## Stored data

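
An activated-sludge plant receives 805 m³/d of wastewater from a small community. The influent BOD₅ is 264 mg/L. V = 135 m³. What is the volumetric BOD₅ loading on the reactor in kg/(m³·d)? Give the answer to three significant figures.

L_v = Q S₀ / V = 805 × 264 × 10⁻³ / 135.0 = 1.574 kg/(m³·d).

L_v ≈ 1.57 kg BOD₅/(m³·d)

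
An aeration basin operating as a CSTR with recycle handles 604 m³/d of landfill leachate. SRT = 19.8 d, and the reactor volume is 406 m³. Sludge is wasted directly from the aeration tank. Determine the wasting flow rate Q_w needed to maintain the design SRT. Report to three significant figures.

Q_w ≈ 20.5 m³/d

With mixed-liquor wasting, θ_c = V/Q_w, so Q_w = V/θ_c = 406.0/19.8 = 20.51 m³/d.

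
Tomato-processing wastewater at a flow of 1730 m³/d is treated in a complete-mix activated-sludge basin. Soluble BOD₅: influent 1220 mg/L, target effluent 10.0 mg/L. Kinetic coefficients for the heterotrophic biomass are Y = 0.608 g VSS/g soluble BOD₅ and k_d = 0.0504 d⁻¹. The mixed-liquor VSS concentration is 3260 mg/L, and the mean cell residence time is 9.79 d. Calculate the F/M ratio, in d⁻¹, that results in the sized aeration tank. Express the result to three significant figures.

From the SRT design equation V = Y Q (S₀−S) θ_c / [X (1 + k_d θ_c)] = 0.608 × 1730 × (1220 − 10.0) × 9.79 / [3260 × (1 + 0.0504 × 9.79)] = 1.25×10^7 / 4869 = 2559 m³.
F/M = Q·S₀ / (V·X) = 1730 × 1220 / (2559 × 3260) = 0.2530 g soluble BOD₅·(g VSS·d)⁻¹.

F/M ≈ 0.253 d⁻¹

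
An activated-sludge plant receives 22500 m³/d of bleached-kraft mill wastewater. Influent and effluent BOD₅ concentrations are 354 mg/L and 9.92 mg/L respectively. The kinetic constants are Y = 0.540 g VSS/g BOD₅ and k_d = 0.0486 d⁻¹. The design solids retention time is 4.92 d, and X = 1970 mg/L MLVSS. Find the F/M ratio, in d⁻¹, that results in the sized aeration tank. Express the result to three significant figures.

F/M ≈ 0.480 d⁻¹

Steady-state biomass mass balance: V·X·(1 + k_d·θ_c) = Y·Q·(S₀ − S)·θ_c, so V = 0.540 × 22500 × (354 − 9.92) × 4.92 / [1970 × (1 + 0.0486 × 4.92)] = 2.06×10^7 / 2441 = 8426 m³.
F/M = Q·S₀ / (V·X) = 22500 × 354 / (8426 × 1970) = 0.4798 g BOD₅·(g VSS·d)⁻¹.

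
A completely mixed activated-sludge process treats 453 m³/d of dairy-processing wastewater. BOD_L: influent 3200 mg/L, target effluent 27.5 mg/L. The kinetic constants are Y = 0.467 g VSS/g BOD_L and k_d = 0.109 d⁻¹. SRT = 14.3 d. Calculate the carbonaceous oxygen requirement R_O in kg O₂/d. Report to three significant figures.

Observed yield with endogenous decay: Y_obs = Y / (1 + k_d·θ_c) = 0.467 / (1 + 0.109 × 14.3) = 0.467 / 2.559 = 0.1825 g VSS/g BOD_L.
Mass of BOD_L removed per day: Q(S₀ − S) = 453 × 3172 g/m³ = 1437 kg/d.
Net sludge production P_X = 0.1825 × 1437 = 262.3 kg VSS/d.
R_O = Q·(S₀ − S) − 1.42·P_X = 1437 − 1.42 × 262.3 = 1065 kg O₂/d.

R_O ≈ 1060 kg O₂/d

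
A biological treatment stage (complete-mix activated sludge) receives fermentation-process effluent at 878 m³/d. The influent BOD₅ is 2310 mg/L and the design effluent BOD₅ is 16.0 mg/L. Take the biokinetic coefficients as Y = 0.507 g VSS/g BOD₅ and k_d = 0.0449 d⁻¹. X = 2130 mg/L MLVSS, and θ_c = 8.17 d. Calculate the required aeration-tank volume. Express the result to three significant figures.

Rearranging the biomass balance for a CMAS with decay, V = Y·Q·ΔS·θ_c / [X·(1+k_d θ_c)] = 0.507 × 878 × (2310 − 16.0) × 8.17 / [2130 × (1 + 0.0449 × 8.17)] = 8.34×10^6 / 2911 = 2866 m³.

V ≈ 2870 m³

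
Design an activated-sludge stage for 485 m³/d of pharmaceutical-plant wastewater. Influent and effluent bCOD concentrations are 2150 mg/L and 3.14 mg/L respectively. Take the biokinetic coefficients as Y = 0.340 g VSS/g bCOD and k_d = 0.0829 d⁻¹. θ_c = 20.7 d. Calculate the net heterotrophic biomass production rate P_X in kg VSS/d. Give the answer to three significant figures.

P_X ≈ 130 kg VSS/d

Observed yield with endogenous decay: Y_obs = Y / (1 + k_d·θ_c) = 0.340 / (1 + 0.0829 × 20.7) = 0.340 / 2.716 = 0.1252 g VSS/g bCOD.
Substrate removed = Q·(S₀ − S) = 485 m³/d × (2150 − 3.14) g/m³ = 1.04×10^6 g/d = 1041 kg/d.
Biomass produced: P_X = Y_obs·Q·ΔS = 0.1252 × 1041 ≈ 130.3 kg VSS/d.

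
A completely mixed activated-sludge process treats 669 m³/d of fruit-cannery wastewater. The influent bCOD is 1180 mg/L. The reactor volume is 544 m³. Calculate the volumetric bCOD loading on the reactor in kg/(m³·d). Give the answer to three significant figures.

L_v = Q S₀ / V = 669 × 1180 × 10⁻³ / 544.0 = 1.451 kg/(m³·d).

L_v ≈ 1.45 kg bCOD/(m³·d)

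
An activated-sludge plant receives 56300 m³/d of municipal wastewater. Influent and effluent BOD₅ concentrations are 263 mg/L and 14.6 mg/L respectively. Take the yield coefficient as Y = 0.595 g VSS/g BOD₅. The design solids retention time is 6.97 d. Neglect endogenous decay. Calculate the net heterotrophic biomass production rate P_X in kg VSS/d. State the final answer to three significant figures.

P_X ≈ 8320 kg VSS/d

With endogenous decay neglected, the observed yield equals the true yield: Y_obs = Y = 0.595 g VSS/g BOD₅.
Mass of BOD₅ removed per day: Q(S₀ − S) = 56300 × 248.4 g/m³ = 13985 kg/d.
Biomass produced: P_X = Y_obs·Q·ΔS = 0.5950 × 13985 ≈ 8321 kg VSS/d.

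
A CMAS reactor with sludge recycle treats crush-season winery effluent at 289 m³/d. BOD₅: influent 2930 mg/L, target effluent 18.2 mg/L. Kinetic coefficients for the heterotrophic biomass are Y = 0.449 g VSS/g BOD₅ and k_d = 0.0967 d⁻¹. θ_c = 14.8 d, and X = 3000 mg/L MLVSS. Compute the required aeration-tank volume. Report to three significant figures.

Rearranging the biomass balance for a CMAS with decay, V = Y·Q·ΔS·θ_c / [X·(1+k_d θ_c)] = 0.449 × 289 × (2930 − 18.2) × 14.8 / [3000 × (1 + 0.0967 × 14.8)] = 5.59×10^6 / 7293 = 766.7 m³.

V ≈ 767 m³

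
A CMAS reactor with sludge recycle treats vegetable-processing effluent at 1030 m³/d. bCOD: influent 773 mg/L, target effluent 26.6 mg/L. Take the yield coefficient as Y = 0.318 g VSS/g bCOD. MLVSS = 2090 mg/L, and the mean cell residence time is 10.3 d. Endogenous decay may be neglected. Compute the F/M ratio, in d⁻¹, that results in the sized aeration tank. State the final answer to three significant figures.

V·X = Y·Q·ΔS·θ_c gives V = 0.318 × 1030 × (773 − 26.6) × 10.3 / 2090 = 1205 m³.
F/M = applied load / biomass = Q·S₀/(V·X) = 1030 × 773 / (1205 × 2090) = 0.3162 d⁻¹.

F/M ≈ 0.316 d⁻¹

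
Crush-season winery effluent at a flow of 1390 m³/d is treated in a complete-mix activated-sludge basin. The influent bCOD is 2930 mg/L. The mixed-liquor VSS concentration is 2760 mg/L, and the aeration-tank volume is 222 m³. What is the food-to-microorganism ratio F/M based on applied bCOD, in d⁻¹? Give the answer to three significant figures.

F/M ≈ 6.65 d⁻¹

F/M = applied load / biomass = Q·S₀/(V·X) = 1390 × 2930 / (222.0 × 2760) = 6.647 d⁻¹.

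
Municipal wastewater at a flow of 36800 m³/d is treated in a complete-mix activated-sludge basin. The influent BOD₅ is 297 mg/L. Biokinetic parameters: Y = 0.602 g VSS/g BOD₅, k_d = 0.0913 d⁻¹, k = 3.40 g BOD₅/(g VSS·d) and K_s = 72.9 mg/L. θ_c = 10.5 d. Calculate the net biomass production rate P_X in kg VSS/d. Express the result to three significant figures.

P_X ≈ 3280 kg VSS/d

Effluent substrate depends only on kinetics and SRT: S = K_s(1 + k_d θ_c) / [θ_c(Yk − k_d) − 1] = 72.9 × (1 + 0.0913 × 10.5) / [10.5 × (0.602 × 3.40 − 0.0913) − 1] = 142.8 / 19.53 = 7.310 mg/L.
Correct the yield for decay: Y_obs = Y/(1 + k_d θ_c) = 0.602 / (1 + 0.0913 × 10.5) = 0.602 / 1.959 = 0.3074.
Mass of BOD₅ removed per day: Q(S₀ − S) = 36800 × 289.7 g/m³ = 10661 kg/d.
P_X = Y_obs · Q(S₀ − S) = 0.3074 × 10661 = 3277 kg VSS/d.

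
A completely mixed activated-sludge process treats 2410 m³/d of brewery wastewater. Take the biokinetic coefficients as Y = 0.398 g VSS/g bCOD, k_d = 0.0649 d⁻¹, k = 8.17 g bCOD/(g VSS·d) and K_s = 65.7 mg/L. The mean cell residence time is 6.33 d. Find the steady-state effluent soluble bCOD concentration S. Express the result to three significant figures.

Effluent substrate depends only on kinetics and SRT: S = K_s(1 + k_d θ_c) / [θ_c(Yk − k_d) − 1] = 65.7 × (1 + 0.0649 × 6.33) / [6.33 × (0.398 × 8.17 − 0.0649) − 1] = 92.69 / 19.17 = 4.835 mg/L.

S ≈ 4.83 mg/L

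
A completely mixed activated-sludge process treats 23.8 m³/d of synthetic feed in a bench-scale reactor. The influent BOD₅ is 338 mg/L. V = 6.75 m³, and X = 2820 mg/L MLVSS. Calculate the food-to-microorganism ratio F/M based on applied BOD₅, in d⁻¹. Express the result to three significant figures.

F/M ≈ 0.423 d⁻¹

Food-to-microorganism ratio F/M = Q S₀ / (V X) = 23.8 × 338 / (6.750 × 2820) = 0.4226 d⁻¹.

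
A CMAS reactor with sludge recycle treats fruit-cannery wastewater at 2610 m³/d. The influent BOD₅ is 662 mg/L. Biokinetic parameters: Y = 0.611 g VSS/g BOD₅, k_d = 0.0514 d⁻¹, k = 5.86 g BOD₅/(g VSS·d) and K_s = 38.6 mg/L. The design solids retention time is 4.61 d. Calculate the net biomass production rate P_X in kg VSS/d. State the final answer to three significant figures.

For a completely mixed reactor with recycle the Lawrence–McCarty relation gives S = K_s·(1 + k_d·θ_c) / [θ_c·(Y·k − k_d) − 1] = 38.6 × (1 + 0.0514 × 4.61) / [4.61 × (0.611 × 5.86 − 0.0514) − 1] = 47.75 / 15.27 = 3.127 mg/L.
Correct the yield for decay: Y_obs = Y/(1 + k_d θ_c) = 0.611 / (1 + 0.0514 × 4.61) = 0.611 / 1.237 = 0.4940.
Q·(S₀ − S) = 2610 × (662 − 3.13) × 10⁻³ = 1720 kg/d removed.
So the net sludge growth is P_X = 0.4940 × 1720 = 849.4 kg VSS/d.

P_X ≈ 849 kg VSS/d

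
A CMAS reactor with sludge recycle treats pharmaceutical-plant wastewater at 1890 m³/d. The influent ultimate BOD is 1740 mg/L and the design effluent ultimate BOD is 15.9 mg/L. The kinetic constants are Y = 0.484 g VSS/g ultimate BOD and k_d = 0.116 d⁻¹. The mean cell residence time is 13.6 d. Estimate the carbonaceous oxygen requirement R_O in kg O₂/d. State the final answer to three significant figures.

Observed yield with endogenous decay: Y_obs = Y / (1 + k_d·θ_c) = 0.484 / (1 + 0.116 × 13.6) = 0.484 / 2.578 = 0.1878 g VSS/g ultimate BOD.
Substrate removed = Q·(S₀ − S) = 1890 m³/d × (1740 − 15.9) g/m³ = 3.26×10^6 g/d = 3259 kg/d.
Biomass synthesised: P_X = Y_obs × 3259 = 611.9 kg VSS/d.
R_O = Q·(S₀ − S) − 1.42·P_X = 3259 − 1.42 × 611.9 = 2390 kg O₂/d.

R_O ≈ 2390 kg O₂/d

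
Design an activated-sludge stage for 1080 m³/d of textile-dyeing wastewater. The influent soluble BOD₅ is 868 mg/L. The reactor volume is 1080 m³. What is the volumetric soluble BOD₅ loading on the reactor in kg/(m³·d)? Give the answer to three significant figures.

L_v = Q S₀ / V = 1080 × 868 × 10⁻³ / 1080 = 0.8680 kg/(m³·d).

L_v ≈ 0.868 kg soluble BOD₅/(m³·d)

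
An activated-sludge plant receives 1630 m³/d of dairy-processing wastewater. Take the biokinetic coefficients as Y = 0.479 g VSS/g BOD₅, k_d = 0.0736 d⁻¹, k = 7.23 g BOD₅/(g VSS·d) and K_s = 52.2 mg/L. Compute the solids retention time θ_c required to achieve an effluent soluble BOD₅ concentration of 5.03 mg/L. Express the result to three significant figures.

θ_c ≈ 4.33 d

Specific growth rate at S = 5.03 mg/L: μ = YkS/(K_s+S) = 0.479·7.23·5.03/(52.2+5.03) = 0.3044 d⁻¹.
1/θ_c = 0.3044 − 0.0736 = 0.2308 d⁻¹, so θ_c = 4.333 d.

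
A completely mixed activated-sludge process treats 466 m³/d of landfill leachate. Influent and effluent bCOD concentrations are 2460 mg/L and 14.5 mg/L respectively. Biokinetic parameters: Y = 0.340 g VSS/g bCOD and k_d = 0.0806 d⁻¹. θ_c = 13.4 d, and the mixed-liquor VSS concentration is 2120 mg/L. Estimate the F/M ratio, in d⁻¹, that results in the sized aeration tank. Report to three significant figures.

From the SRT design equation V = Y Q (S₀−S) θ_c / [X (1 + k_d θ_c)] = 0.340 × 466 × (2460 − 14.5) × 13.4 / [2120 × (1 + 0.0806 × 13.4)] = 5.19×10^6 / 4410 = 1177 m³.
F/M = applied load / biomass = Q·S₀/(V·X) = 466 × 2460 / (1177 × 2120) = 0.4593 d⁻¹.

F/M ≈ 0.459 d⁻¹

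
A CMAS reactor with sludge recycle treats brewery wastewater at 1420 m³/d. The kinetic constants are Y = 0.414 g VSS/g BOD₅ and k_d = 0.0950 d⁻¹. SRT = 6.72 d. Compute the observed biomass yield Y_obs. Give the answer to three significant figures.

Y_obs ≈ 0.253 g VSS/g BOD₅

Observed yield with endogenous decay: Y_obs = Y / (1 + k_d·θ_c) = 0.414 / (1 + 0.0950 × 6.72) = 0.414 / 1.638 = 0.2527 g VSS/g BOD₅.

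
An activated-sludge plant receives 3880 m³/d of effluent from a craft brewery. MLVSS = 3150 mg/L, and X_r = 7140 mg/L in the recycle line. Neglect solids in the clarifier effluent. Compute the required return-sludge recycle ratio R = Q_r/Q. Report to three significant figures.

R ≈ 0.789

Solids balance on the clarifier gives (1+R)X = R·X_r, so R = X/(X_r − X) = 3150 / (7140 − 3150) = 0.7895.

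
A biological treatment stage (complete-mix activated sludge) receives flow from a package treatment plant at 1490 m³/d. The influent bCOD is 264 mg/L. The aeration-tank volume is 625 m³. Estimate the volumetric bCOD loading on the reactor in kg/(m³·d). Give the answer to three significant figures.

L_v = Q S₀ / V = 1490 × 264 × 10⁻³ / 625.0 = 0.6294 kg/(m³·d).

L_v ≈ 0.629 kg bCOD/(m³·d)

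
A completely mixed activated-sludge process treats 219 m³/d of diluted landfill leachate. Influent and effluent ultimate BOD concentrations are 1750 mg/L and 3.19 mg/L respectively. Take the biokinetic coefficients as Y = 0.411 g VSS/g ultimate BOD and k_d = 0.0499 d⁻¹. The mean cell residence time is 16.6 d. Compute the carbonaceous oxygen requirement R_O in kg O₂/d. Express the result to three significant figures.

R_O ≈ 260 kg O₂/d

Observed yield with endogenous decay: Y_obs = Y / (1 + k_d·θ_c) = 0.411 / (1 + 0.0499 × 16.6) = 0.411 / 1.828 = 0.2248 g VSS/g ultimate BOD.
Mass of ultimate BOD removed per day: Q(S₀ − S) = 219 × 1747 g/m³ = 382.6 kg/d.
Net sludge production P_X = 0.2248 × 382.6 = 86.00 kg VSS/d.
Carbonaceous O₂ demand = substrate oxidised − cell-mass equivalent = 382.6 − 1.42 × 86.00 = 260.4 kg O₂/d.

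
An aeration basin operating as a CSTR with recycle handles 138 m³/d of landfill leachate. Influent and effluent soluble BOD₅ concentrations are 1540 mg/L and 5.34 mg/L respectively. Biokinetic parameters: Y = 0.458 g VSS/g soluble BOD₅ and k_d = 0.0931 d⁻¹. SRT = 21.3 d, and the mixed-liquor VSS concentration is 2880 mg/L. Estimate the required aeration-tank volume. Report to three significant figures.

From the SRT design equation V = Y Q (S₀−S) θ_c / [X (1 + k_d θ_c)] = 0.458 × 138 × (1540 − 5.34) × 21.3 / [2880 × (1 + 0.0931 × 21.3)] = 2.07×10^6 / 8591 = 240.5 m³.

V ≈ 240 m³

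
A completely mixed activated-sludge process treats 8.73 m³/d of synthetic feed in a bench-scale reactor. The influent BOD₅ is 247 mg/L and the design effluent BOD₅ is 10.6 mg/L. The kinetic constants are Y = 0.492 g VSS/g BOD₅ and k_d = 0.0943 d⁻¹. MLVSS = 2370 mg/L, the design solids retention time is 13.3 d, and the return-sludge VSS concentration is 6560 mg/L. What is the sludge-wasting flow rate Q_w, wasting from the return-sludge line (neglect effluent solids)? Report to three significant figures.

Q_w ≈ 0.0687 m³/d

From the SRT design equation V = Y Q (S₀−S) θ_c / [X (1 + k_d θ_c)] = 0.492 × 8.73 × (247 − 10.6) × 13.3 / [2370 × (1 + 0.0943 × 13.3)] = 1.35×10^4 / 5342 = 2.528 m³.
Q_w = (V·X)/(θ_c X_r) = 2.528 × 2370 / (13.3 × 6560) = 0.06866 m³/d.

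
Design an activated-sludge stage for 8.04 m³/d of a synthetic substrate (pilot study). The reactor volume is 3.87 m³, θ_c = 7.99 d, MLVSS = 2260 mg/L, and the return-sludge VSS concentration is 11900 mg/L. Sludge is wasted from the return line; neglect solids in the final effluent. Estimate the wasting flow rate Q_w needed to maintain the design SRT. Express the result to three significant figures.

Wasting from the return line (neglecting effluent solids): Q_w = V·X / (θ_c·X_r) = 3.870 × 2260 / (7.99 × 11900) = 0.09199 m³/d.

Q_w ≈ 0.0920 m³/d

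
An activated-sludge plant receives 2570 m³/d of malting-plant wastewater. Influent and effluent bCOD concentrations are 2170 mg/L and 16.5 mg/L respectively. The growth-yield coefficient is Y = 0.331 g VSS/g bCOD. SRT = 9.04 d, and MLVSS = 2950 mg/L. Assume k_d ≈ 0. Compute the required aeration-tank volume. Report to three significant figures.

V·X = Y·Q·ΔS·θ_c gives V = 0.331 × 2570 × (2170 − 16.5) × 9.04 / 2950 = 5614 m³.

V ≈ 5610 m³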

## Task objective
The lines beginning with the one that holds "Design an activated-sludge stage for 8.04" and ending with the last line of the data above are to be reproduced exactly, and nothing else.

## Reply
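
Design an activated-sludge stage for 8.04 m³/d of a synthetic substrate (pilot study). The reactor volume is 3.87 m³, θ_c = 7.99 d, MLVSS = 2260 mg/L, and the return-sludge VSS concentration is 11900 mg/L. Sludge is wasted from the return line; neglect solids in the final effluent. Estimate the wasting flow rate Q_w needed to maintain the design SRT. Express the result to three significant figures.

Wasting from the return line (neglecting effluent solids): Q_w = V·X / (θ_c·X_r) = 3.870 × 2260 / (7.99 × 11900) = 0.09199 m³/d.

Q_w ≈ 0.0920 m³/d

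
An activated-sludge plant receives 2570 m³/d of malting-plant wastewater. Influent and effluent bCOD concentrations are 2170 mg/L and 16.5 mg/L respectively. The growth-yield coefficient is Y = 0.331 g VSS/g bCOD. SRT = 9.04 d, and MLVSS = 2950 mg/L. Assume k_d ≈ 0. Compute the required aeration-tank volume. Report to three significant figures.

V·X = Y·Q·ΔS·θ_c gives V = 0.331 × 2570 × (2170 − 16.5) × 9.04 / 2950 = 5614 m³.

V ≈ 5610 m³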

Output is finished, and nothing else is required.